WHAT TO WORK ON » Check every line of the material below, and show those that contain "student".

#### SOURCE MATERIAL

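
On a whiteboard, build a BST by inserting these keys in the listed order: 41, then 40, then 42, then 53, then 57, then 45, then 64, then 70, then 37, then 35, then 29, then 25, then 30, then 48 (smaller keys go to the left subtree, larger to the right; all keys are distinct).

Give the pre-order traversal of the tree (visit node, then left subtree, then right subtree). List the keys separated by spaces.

41: root
40: left child of 41 (depth 1)
42: right child of 41 (depth 1)
53: right child of 42 (depth 2)
57: right child of 53 (depth 3)
45: left child of 53 (depth 3)
64: right child of 57 (depth 4)
70: right child of 64 (depth 5)
37: left child of 40 (depth 2)
35: left child of 37 (depth 3)
29: left child of 35 (depth 4)
25: left child of 29 (depth 5)
30: right child of 29 (depth 5)
48: right child of 45 (depth 4)

41 40 37 35 29 25 30 42 53 45 48 57 64 70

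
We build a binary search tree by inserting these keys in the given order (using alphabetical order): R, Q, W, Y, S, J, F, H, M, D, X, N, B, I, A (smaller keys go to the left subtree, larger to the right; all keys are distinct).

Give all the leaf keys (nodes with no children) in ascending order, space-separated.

A I N S X

Insert R: tree is empty, so R becomes the root.
Insert Q: Q < R → go left. Place as left child of R.
Insert W: W > R → go right. Place as right child of R.
Insert Y: Y > R → go right; Y > W → go right. Place as right child of W.
Insert S: S > R → go right; S < W → go left. Place as left child of W.
Insert J: J < R → go left; J < Q → go left. Place as left child of Q.
Insert F: F < R → go left; F < Q → go left; F < J → go left. Place as left child of J.
Insert H: H < R → go left; H < Q → go left; H < J → go left; H > F → go right. Place as right child of F.
Insert M: M < R → go left; M < Q → go left; M > J → go right. Place as right child of J.
Insert D: D < R → go left; D < Q → go left; D < J → go left; D < F → go left. Place as left child of F.
Insert X: X > R → go right; X > W → go right; X < Y → go left. Place as left child of Y.
Insert N: N < R → go left; N < Q → go left; N > J → go right; N > M → go right. Place as right child of M.
Insert B: B < R → go left; B < Q → go left; B < J → go left; B < F → go left; B < D → go left. Place as left child of D.
Insert I: I < R → go left; I < Q → go left; I < J → go left; I > F → go right; I > H → go right. Place as right child of H.
Insert A: A < R → go left; A < Q → go left; A < J → go left; A < F → go left; A < D → go left; A < B → go left. Place as left child of B.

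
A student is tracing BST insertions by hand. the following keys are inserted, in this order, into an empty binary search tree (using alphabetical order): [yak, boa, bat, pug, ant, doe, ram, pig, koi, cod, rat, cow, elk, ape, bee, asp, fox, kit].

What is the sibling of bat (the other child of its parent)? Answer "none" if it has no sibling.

pug

Resulting structure (node: left, right):
  yak: L=boa, R=–
  boa: L=bat, R=pug
  bat: L=ant, R=bee
  pug: L=doe, R=ram
  ant: L=–, R=ape
  doe: L=cod, R=pig
  ram: L=–, R=rat
  pig: L=koi, R=–
  koi: L=elk, R=–
  cod: L=–, R=cow
  rat: L=–, R=–
  cow: L=–, R=–
  elk: L=–, R=fox
  ape: L=–, R=asp
  bee: L=–, R=–
  asp: L=–, R=–
  fox: L=–, R=kit
  kit: L=–, R=–

bat's parent is boa; the other child of boa is pug.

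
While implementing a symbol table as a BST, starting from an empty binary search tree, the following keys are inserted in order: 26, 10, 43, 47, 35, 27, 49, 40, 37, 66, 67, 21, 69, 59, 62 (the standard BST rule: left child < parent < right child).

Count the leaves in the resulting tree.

5

26: root
10: left child of 26 (depth 1)
43: right child of 26 (depth 1)
47: right child of 43 (depth 2)
35: left child of 43 (depth 2)
27: left child of 35 (depth 3)
49: right child of 47 (depth 3)
40: right child of 35 (depth 3)
37: left child of 40 (depth 4)
66: right child of 49 (depth 4)
67: right child of 66 (depth 5)
21: right child of 10 (depth 2)
69: right child of 67 (depth 6)
59: left child of 66 (depth 5)
62: right child of 59 (depth 6)

Leaves: 21, 27, 37, 62, 69 — 5 in total.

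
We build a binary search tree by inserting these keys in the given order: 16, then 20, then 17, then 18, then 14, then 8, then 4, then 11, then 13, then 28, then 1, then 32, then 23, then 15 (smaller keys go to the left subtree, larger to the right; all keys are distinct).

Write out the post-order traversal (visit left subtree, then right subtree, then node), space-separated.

1 4 13 11 8 15 14 18 17 23 32 28 20 16

Insert 16: tree is empty, so 16 becomes the root.
Insert 20: 20 > 16 → go right. Place as right child of 16.
Insert 17: 17 > 16 → go right; 17 < 20 → go left. Place as left child of 20.
Insert 18: 18 > 16 → go right; 18 < 20 → go left; 18 > 17 → go right. Place as right child of 17.
Insert 14: 14 < 16 → go left. Place as left child of 16.
Insert 8: 8 < 16 → go left; 8 < 14 → go left. Place as left child of 14.
Insert 4: 4 < 16 → go left; 4 < 14 → go left; 4 < 8 → go left. Place as left child of 8.
Insert 11: 11 < 16 → go left; 11 < 14 → go left; 11 > 8 → go right. Place as right child of 8.
Insert 13: 13 < 16 → go left; 13 < 14 → go left; 13 > 8 → go right; 13 > 11 → go right. Place as right child of 11.
Insert 28: 28 > 16 → go right; 28 > 20 → go right. Place as right child of 20.
Insert 1: 1 < 16 → go left; 1 < 14 → go left; 1 < 8 → go left; 1 < 4 → go left. Place as left child of 4.
Insert 32: 32 > 16 → go right; 32 > 20 → go right; 32 > 28 → go right. Place as right child of 28.
Insert 23: 23 > 16 → go right; 23 > 20 → go right; 23 < 28 → go left. Place as left child of 28.
Insert 15: 15 < 16 → go left; 15 > 14 → go right. Place as right child of 14.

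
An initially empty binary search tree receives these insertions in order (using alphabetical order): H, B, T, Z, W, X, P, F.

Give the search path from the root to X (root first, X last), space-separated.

H T Z W X

H: root
B: left child of H (depth 1)
T: right child of H (depth 1)
Z: right child of T (depth 2)
W: left child of Z (depth 3)
X: right child of W (depth 4)
P: left child of T (depth 2)
F: right child of B (depth 2)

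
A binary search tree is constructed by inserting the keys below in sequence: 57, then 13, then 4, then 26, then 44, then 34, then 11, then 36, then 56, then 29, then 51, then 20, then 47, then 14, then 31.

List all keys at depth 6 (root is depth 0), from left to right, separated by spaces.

Insert 57: tree is empty, so 57 becomes the root.
Insert 13: 13 < 57 → go left. Place as left child of 57.
Insert 4: 4 < 57 → go left; 4 < 13 → go left. Place as left child of 13.
Insert 26: 26 < 57 → go left; 26 > 13 → go right. Place as right child of 13.
Insert 44: 44 < 57 → go left; 44 > 13 → go right; 44 > 26 → go right. Place as right child of 26.
Insert 34: 34 < 57 → go left; 34 > 13 → go right; 34 > 26 → go right; 34 < 44 → go left. Place as left child of 44.
Insert 11: 11 < 57 → go left; 11 < 13 → go left; 11 > 4 → go right. Place as right child of 4.
Insert 36: 36 < 57 → go left; 36 > 13 → go right; 36 > 26 → go right; 36 < 44 → go left; 36 > 34 → go right. Place as right child of 34.
Insert 56: 56 < 57 → go left; 56 > 13 → go right; 56 > 26 → go right; 56 > 44 → go right. Place as right child of 44.
Insert 29: 29 < 57 → go left; 29 > 13 → go right; 29 > 26 → go right; 29 < 44 → go left; 29 < 34 → go left. Place as left child of 34.
Insert 51: 51 < 57 → go left; 51 > 13 → go right; 51 > 26 → go right; 51 > 44 → go right; 51 < 56 → go left. Place as left child of 56.
Insert 20: 20 < 57 → go left; 20 > 13 → go right; 20 < 26 → go left. Place as left child of 26.
Insert 47: 47 < 57 → go left; 47 > 13 → go right; 47 > 26 → go right; 47 > 44 → go right; 47 < 56 → go left; 47 < 51 → go left. Place as left child of 51.
Insert 14: 14 < 57 → go left; 14 > 13 → go right; 14 < 26 → go left; 14 < 20 → go left. Place as left child of 20.
Insert 31: 31 < 57 → go left; 31 > 13 → go right; 31 > 26 → go right; 31 < 44 → go left; 31 < 34 → go left; 31 > 29 → go right. Place as right child of 29.

31 47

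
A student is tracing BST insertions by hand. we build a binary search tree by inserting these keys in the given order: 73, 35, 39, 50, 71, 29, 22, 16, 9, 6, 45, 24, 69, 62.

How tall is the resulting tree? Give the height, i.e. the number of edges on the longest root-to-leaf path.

73: root
35: left child of 73 (depth 1)
39: right child of 35 (depth 2)
50: right child of 39 (depth 3)
71: right child of 50 (depth 4)
29: left child of 35 (depth 2)
22: left child of 29 (depth 3)
16: left child of 22 (depth 4)
9: left child of 16 (depth 5)
6: left child of 9 (depth 6)
45: left child of 50 (depth 4)
24: right child of 22 (depth 4)
69: left child of 71 (depth 5)
62: left child of 69 (depth 6)

The deepest node is 6 at depth 6.

6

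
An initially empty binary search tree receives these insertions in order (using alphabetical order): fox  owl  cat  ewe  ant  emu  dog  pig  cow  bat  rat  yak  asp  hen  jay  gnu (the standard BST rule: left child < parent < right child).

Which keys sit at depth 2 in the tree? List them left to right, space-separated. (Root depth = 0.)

ant ewe hen pig

fox: root
owl: right child of fox (depth 1)
cat: left child of fox (depth 1)
ewe: right child of cat (depth 2)
ant: left child of cat (depth 2)
emu: left child of ewe (depth 3)
dog: left child of emu (depth 4)
pig: right child of owl (depth 2)
cow: left child of dog (depth 5)
bat: right child of ant (depth 3)
rat: right child of pig (depth 3)
yak: right child of rat (depth 4)
asp: left child of bat (depth 4)
hen: left child of owl (depth 2)
jay: right child of hen (depth 3)
gnu: left child of hen (depth 3)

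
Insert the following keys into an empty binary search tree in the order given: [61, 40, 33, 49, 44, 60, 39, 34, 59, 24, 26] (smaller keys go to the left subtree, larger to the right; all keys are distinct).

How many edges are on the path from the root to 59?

4

Insert 61: tree is empty, so 61 becomes the root.
Insert 40: 40 < 61 → go left. Place as left child of 61.
Insert 33: 33 < 61 → go left; 33 < 40 → go left. Place as left child of 40.
Insert 49: 49 < 61 → go left; 49 > 40 → go right. Place as right child of 40.
Insert 44: 44 < 61 → go left; 44 > 40 → go right; 44 < 49 → go left. Place as left child of 49.
Insert 60: 60 < 61 → go left; 60 > 40 → go right; 60 > 49 → go right. Place as right child of 49.
Insert 39: 39 < 61 → go left; 39 < 40 → go left; 39 > 33 → go right. Place as right child of 33.
Insert 34: 34 < 61 → go left; 34 < 40 → go left; 34 > 33 → go right; 34 < 39 → go left. Place as left child of 39.
Insert 59: 59 < 61 → go left; 59 > 40 → go right; 59 > 49 → go right; 59 < 60 → go left. Place as left child of 60.
Insert 24: 24 < 61 → go left; 24 < 40 → go left; 24 < 33 → go left. Place as left child of 33.
Insert 26: 26 < 61 → go left; 26 < 40 → go left; 26 < 33 → go left; 26 > 24 → go right. Place as right child of 24.

Path to 59: 61 → 40 → 49 → 60 → 59, which is 4 edges.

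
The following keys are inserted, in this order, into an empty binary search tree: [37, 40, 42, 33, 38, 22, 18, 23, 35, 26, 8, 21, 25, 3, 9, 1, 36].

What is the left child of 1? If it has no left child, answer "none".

Insert 37: tree is empty, so 37 becomes the root.
Insert 40: 40 > 37 → go right. Place as right child of 37.
Insert 42: 42 > 37 → go right; 42 > 40 → go right. Place as right child of 40.
Insert 33: 33 < 37 → go left. Place as left child of 37.
Insert 38: 38 > 37 → go right; 38 < 40 → go left. Place as left child of 40.
Insert 22: 22 < 37 → go left; 22 < 33 → go left. Place as left child of 33.
Insert 18: 18 < 37 → go left; 18 < 33 → go left; 18 < 22 → go left. Place as left child of 22.
Insert 23: 23 < 37 → go left; 23 < 33 → go left; 23 > 22 → go right. Place as right child of 22.
Insert 35: 35 < 37 → go left; 35 > 33 → go right. Place as right child of 33.
Insert 26: 26 < 37 → go left; 26 < 33 → go left; 26 > 22 → go right; 26 > 23 → go right. Place as right child of 23.
Insert 8: 8 < 37 → go left; 8 < 33 → go left; 8 < 22 → go left; 8 < 18 → go left. Place as left child of 18.
Insert 21: 21 < 37 → go left; 21 < 33 → go left; 21 < 22 → go left; 21 > 18 → go right. Place as right child of 18.
Insert 25: 25 < 37 → go left; 25 < 33 → go left; 25 > 22 → go right; 25 > 23 → go right; 25 < 26 → go left. Place as left child of 26.
Insert 3: 3 < 37 → go left; 3 < 33 → go left; 3 < 22 → go left; 3 < 18 → go left; 3 < 8 → go left. Place as left child of 8.
Insert 9: 9 < 37 → go left; 9 < 33 → go left; 9 < 22 → go left; 9 < 18 → go left; 9 > 8 → go right. Place as right child of 8.
Insert 1: 1 < 37 → go left; 1 < 33 → go left; 1 < 22 → go left; 1 < 18 → go left; 1 < 8 → go left; 1 < 3 → go left. Place as left child of 3.
Insert 36: 36 < 37 → go left; 36 > 33 → go right; 36 > 35 → go right. Place as right child of 35.

none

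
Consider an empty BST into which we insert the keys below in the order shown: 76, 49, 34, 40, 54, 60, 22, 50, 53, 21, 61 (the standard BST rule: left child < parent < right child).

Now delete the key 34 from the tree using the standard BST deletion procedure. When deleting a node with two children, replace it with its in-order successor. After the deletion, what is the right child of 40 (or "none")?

none

76: root
49: left child of 76 (depth 1)
34: left child of 49 (depth 2)
40: right child of 34 (depth 3)
54: right child of 49 (depth 2)
60: right child of 54 (depth 3)
22: left child of 34 (depth 3)
50: left child of 54 (depth 3)
53: right child of 50 (depth 4)
21: left child of 22 (depth 4)
61: right child of 60 (depth 4)

Delete 34 (two children — replace with in-order successor).
After deletion, 40's right child: none.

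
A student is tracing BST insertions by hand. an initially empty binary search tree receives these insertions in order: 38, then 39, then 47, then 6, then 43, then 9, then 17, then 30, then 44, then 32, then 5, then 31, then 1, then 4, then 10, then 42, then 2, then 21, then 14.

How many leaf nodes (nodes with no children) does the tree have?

6

38: root
39: right child of 38 (depth 1)
47: right child of 39 (depth 2)
6: left child of 38 (depth 1)
43: left child of 47 (depth 3)
9: right child of 6 (depth 2)
17: right child of 9 (depth 3)
30: right child of 17 (depth 4)
44: right child of 43 (depth 4)
32: right child of 30 (depth 5)
5: left child of 6 (depth 2)
31: left child of 32 (depth 6)
1: left child of 5 (depth 3)
4: right child of 1 (depth 4)
10: left child of 17 (depth 4)
42: left child of 43 (depth 4)
2: left child of 4 (depth 5)
21: left child of 30 (depth 5)
14: right child of 10 (depth 5)

Leaves: 2, 14, 21, 31, 42, 44 — 6 in total.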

########

TASK OUTPUT »
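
A student is tracing BST insertions by hand. the following keys are inserted, in this order, into an empty binary search tree (using alphabetical order): [yak, boa, bat, pug, ant, doe, ram, pig, koi, cod, rat, cow, elk, ape, bee, asp, fox, kit].
A student is tracing BST insertions by hand. we build a binary search tree by inserting these keys in the given order: 73, 35, 39, 50, 71, 29, 22, 16, 9, 6, 45, 24, 69, 62.
A student is tracing BST insertions by hand. an initially empty binary search tree receives these insertions in order: 38, then 39, then 47, then 6, then 43, then 9, then 17, then 30, then 44, then 32, then 5, then 31, then 1, then 4, then 10, then 42, then 2, then 21, then 14.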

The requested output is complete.